# BRIEF:
Write out every record in full, keeping each character exactly as it is.

# DATA UNDER STUDY:
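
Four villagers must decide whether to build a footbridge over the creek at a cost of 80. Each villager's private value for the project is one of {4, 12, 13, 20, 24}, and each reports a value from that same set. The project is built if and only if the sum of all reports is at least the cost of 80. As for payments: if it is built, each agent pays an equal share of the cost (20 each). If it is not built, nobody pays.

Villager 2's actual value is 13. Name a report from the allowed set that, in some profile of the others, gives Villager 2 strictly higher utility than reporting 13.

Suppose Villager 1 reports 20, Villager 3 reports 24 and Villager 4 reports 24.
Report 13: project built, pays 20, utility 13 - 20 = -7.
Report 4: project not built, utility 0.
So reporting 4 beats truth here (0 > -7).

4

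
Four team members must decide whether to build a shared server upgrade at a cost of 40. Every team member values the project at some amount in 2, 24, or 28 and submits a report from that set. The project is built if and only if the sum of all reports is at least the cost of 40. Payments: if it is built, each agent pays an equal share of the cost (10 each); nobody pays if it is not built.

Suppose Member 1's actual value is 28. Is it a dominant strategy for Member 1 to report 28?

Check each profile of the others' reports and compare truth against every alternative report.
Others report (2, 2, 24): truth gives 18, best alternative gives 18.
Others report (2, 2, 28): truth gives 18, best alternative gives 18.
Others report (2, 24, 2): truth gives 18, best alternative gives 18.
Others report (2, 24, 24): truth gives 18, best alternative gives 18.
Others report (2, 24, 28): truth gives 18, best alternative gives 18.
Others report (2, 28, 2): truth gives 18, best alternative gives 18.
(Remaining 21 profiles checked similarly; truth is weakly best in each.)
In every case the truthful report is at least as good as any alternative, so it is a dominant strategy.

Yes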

# ANSWER AREA:
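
Four villagers must decide whether to build a footbridge over the creek at a cost of 80. Each villager's private value for the project is one of {4, 12, 13, 20, 24}, and each reports a value from that same set. The project is built if and only if the sum of all reports is at least the cost of 80. As for payments: if it is built, each agent pays an equal share of the cost (20 each). If it is not built, nobody pays.

Villager 2's actual value is 13. Name a report from the allowed set that, in some profile of the others, gives Villager 2 strictly higher utility than reporting 13.

Suppose Villager 1 reports 20, Villager 3 reports 24 and Villager 4 reports 24.
Report 13: project built, pays 20, utility 13 - 20 = -7.
Report 4: project not built, utility 0.
So reporting 4 beats truth here (0 > -7).

4

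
Four team members must decide whether to build a shared server upgrade at a cost of 40. Every team member values the project at some amount in 2, 24, or 28 and submits a report from that set. The project is built if and only if the sum of all reports is at least the cost of 40. Payments: if it is built, each agent pays an equal share of the cost (10 each); nobody pays if it is not built.

Suppose Member 1's actual value is 28. Is it a dominant strategy for Member 1 to report 28?

Check each profile of the others' reports and compare truth against every alternative report.
Others report (2, 2, 24): truth gives 18, best alternative gives 18.
Others report (2, 2, 28): truth gives 18, best alternative gives 18.
Others report (2, 24, 2): truth gives 18, best alternative gives 18.
Others report (2, 24, 24): truth gives 18, best alternative gives 18.
Others report (2, 24, 28): truth gives 18, best alternative gives 18.
Others report (2, 28, 2): truth gives 18, best alternative gives 18.
(Remaining 21 profiles checked similarly; truth is weakly best in each.)
In every case the truthful report is at least as good as any alternative, so it is a dominant strategy.

Yes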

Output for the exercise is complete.